Below are some records; each one is to be set down again exactly.
============================================================
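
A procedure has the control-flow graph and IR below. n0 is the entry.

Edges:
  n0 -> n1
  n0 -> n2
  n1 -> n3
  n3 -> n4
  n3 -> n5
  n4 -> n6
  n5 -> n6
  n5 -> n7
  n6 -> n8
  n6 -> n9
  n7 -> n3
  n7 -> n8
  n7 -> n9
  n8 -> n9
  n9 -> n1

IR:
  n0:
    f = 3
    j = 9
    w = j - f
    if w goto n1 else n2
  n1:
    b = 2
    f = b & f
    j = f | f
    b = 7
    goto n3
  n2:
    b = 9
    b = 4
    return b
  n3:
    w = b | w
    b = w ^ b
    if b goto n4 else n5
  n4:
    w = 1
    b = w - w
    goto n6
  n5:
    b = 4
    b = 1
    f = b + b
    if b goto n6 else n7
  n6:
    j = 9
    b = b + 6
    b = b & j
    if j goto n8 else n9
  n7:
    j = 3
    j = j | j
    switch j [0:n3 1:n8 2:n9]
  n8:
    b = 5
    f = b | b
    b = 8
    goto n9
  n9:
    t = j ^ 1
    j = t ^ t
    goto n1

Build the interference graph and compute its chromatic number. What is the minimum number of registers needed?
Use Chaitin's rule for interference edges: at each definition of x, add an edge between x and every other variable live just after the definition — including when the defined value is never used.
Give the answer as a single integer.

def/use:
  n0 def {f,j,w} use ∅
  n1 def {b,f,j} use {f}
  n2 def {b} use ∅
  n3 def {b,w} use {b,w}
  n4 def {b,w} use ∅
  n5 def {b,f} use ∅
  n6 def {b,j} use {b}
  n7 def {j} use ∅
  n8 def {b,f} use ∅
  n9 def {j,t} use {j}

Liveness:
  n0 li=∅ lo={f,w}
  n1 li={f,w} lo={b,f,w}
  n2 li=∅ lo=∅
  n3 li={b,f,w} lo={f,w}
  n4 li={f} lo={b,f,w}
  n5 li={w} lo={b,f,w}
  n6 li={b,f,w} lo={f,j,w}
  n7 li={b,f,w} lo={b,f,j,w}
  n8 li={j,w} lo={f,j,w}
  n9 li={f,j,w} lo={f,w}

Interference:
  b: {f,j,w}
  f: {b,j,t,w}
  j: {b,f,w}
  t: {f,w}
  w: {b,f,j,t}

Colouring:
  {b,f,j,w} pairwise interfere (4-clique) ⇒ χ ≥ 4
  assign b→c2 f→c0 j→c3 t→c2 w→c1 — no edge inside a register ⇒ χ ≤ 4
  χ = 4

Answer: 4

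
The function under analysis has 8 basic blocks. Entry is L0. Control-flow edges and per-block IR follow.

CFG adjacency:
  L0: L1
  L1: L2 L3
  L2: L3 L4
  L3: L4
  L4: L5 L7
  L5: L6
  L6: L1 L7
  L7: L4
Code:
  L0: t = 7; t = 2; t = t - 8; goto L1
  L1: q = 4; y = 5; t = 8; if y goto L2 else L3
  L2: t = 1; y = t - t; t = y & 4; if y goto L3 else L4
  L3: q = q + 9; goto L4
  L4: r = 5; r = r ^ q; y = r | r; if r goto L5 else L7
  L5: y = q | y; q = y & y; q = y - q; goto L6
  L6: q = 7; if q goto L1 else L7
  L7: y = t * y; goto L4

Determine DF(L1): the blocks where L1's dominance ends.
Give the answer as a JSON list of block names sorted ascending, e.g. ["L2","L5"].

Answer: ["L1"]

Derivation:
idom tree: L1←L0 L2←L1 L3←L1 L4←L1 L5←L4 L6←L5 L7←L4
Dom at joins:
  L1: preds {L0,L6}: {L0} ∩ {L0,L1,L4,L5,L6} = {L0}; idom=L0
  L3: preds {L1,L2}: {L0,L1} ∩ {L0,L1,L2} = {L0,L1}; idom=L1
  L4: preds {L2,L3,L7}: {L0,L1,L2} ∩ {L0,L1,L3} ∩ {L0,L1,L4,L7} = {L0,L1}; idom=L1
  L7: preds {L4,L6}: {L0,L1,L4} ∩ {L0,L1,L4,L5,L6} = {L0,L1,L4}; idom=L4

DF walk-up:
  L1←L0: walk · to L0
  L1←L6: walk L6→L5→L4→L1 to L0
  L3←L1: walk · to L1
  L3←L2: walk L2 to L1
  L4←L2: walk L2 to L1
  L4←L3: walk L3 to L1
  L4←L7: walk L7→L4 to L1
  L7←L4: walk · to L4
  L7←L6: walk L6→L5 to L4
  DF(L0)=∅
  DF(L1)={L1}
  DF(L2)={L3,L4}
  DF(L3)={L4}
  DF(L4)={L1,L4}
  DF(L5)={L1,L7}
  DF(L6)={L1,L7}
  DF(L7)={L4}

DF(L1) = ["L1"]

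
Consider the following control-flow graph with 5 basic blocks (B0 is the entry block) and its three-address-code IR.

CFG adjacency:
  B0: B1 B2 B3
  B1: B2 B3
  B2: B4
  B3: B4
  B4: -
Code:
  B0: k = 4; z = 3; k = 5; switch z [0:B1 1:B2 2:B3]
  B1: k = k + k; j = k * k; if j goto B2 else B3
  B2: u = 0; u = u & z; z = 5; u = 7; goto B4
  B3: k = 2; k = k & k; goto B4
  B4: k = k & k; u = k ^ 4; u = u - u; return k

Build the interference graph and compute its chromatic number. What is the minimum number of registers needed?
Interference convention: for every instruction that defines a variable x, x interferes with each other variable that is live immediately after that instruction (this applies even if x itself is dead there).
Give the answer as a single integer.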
============================================================
## [EXERCISE OUTPUT]
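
A procedure has the control-flow graph and IR below. n0 is the entry.

Edges:
  n0 -> n1
  n0 -> n2
  n1 -> n3
  n3 -> n4
  n3 -> n5
  n4 -> n6
  n5 -> n6
  n5 -> n7
  n6 -> n8
  n6 -> n9
  n7 -> n3
  n7 -> n8
  n7 -> n9
  n8 -> n9
  n9 -> n1

IR:
  n0:
    f = 3
    j = 9
    w = j - f
    if w goto n1 else n2
  n1:
    b = 2
    f = b & f
    j = f | f
    b = 7
    goto n3
  n2:
    b = 9
    b = 4
    return b
  n3:
    w = b | w
    b = w ^ b
    if b goto n4 else n5
  n4:
    w = 1
    b = w - w
    goto n6
  n5:
    b = 4
    b = 1
    f = b + b
    if b goto n6 else n7
  n6:
    j = 9
    b = b + 6
    b = b & j
    if j goto n8 else n9
  n7:
    j = 3
    j = j | j
    switch j [0:n3 1:n8 2:n9]
  n8:
    b = 5
    f = b | b
    b = 8
    goto n9
  n9:
    t = j ^ 1
    j = t ^ t
    goto n1

Build the interference graph and compute its chromatic number. What is the minimum number of registers needed?
Use Chaitin's rule for interference edges: at each definition of x, add an edge between x and every other variable live just after the definition — including when the defined value is never used.
Give the answer as a single integer.

def/use:
  n0 def {f,j,w} use ∅
  n1 def {b,f,j} use {f}
  n2 def {b} use ∅
  n3 def {b,w} use {b,w}
  n4 def {b,w} use ∅
  n5 def {b,f} use ∅
  n6 def {b,j} use {b}
  n7 def {j} use ∅
  n8 def {b,f} use ∅
  n9 def {j,t} use {j}

Liveness:
  n0 li=∅ lo={f,w}
  n1 li={f,w} lo={b,f,w}
  n2 li=∅ lo=∅
  n3 li={b,f,w} lo={f,w}
  n4 li={f} lo={b,f,w}
  n5 li={w} lo={b,f,w}
  n6 li={b,f,w} lo={f,j,w}
  n7 li={b,f,w} lo={b,f,j,w}
  n8 li={j,w} lo={f,j,w}
  n9 li={f,j,w} lo={f,w}

Interference:
  b: {f,j,w}
  f: {b,j,t,w}
  j: {b,f,w}
  t: {f,w}
  w: {b,f,j,t}

Colouring:
  {b,f,j,w} pairwise interfere (4-clique) ⇒ χ ≥ 4
  assign b→c2 f→c0 j→c3 t→c2 w→c1 — no edge inside a register ⇒ χ ≤ 4
  χ = 4

Answer: 4

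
The function under analysis has 8 basic blocks. Entry is L0. Control-flow edges and per-block IR follow.

CFG adjacency:
  L0: L1
  L1: L2 L3
  L2: L3 L4
  L3: L4
  L4: L5 L7
  L5: L6
  L6: L1 L7
  L7: L4
Code:
  L0: t = 7; t = 2; t = t - 8; goto L1
  L1: q = 4; y = 5; t = 8; if y goto L2 else L3
  L2: t = 1; y = t - t; t = y & 4; if y goto L3 else L4
  L3: q = q + 9; goto L4
  L4: r = 5; r = r ^ q; y = r | r; if r goto L5 else L7
  L5: y = q | y; q = y & y; q = y - q; goto L6
  L6: q = 7; if q goto L1 else L7
  L7: y = t * y; goto L4

Determine DF(L1): the blocks where L1's dominance ends.
Give the answer as a JSON list of block names sorted ascending, e.g. ["L2","L5"].

Answer: ["L1"]

Derivation:
idom tree: L1←L0 L2←L1 L3←L1 L4←L1 L5←L4 L6←L5 L7←L4
Dom at joins:
  L1: preds {L0,L6}: {L0} ∩ {L0,L1,L4,L5,L6} = {L0}; idom=L0
  L3: preds {L1,L2}: {L0,L1} ∩ {L0,L1,L2} = {L0,L1}; idom=L1
  L4: preds {L2,L3,L7}: {L0,L1,L2} ∩ {L0,L1,L3} ∩ {L0,L1,L4,L7} = {L0,L1}; idom=L1
  L7: preds {L4,L6}: {L0,L1,L4} ∩ {L0,L1,L4,L5,L6} = {L0,L1,L4}; idom=L4

DF walk-up:
  L1←L0: walk · to L0
  L1←L6: walk L6→L5→L4→L1 to L0
  L3←L1: walk · to L1
  L3←L2: walk L2 to L1
  L4←L2: walk L2 to L1
  L4←L3: walk L3 to L1
  L4←L7: walk L7→L4 to L1
  L7←L4: walk · to L4
  L7←L6: walk L6→L5 to L4
  DF(L0)=∅
  DF(L1)={L1}
  DF(L2)={L3,L4}
  DF(L3)={L4}
  DF(L4)={L1,L4}
  DF(L5)={L1,L7}
  DF(L6)={L1,L7}
  DF(L7)={L4}

DF(L1) = ["L1"]

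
Consider the following control-flow graph with 5 basic blocks (B0 is the entry block) and its three-address-code IR.

CFG adjacency:
  B0: B1 B2 B3
  B1: B2 B3
  B2: B4
  B3: B4
  B4: -
Code:
  B0: k = 4; z = 3; k = 5; switch z [0:B1 1:B2 2:B3]
  B1: k = k + k; j = k * k; if j goto B2 else B3
  B2: u = 0; u = u & z; z = 5; u = 7; goto B4
  B3: k = 2; k = k & k; goto B4
  B4: k = k & k; u = k ^ 4; u = u - u; return k

Build the interference graph and compute its chromatic number. What is the minimum number of registers needed?
Interference convention: for every instruction that defines a variable x, x interferes with each other variable that is live immediately after that instruction (this applies even if x itself is dead there).
Give the answer as a single integer.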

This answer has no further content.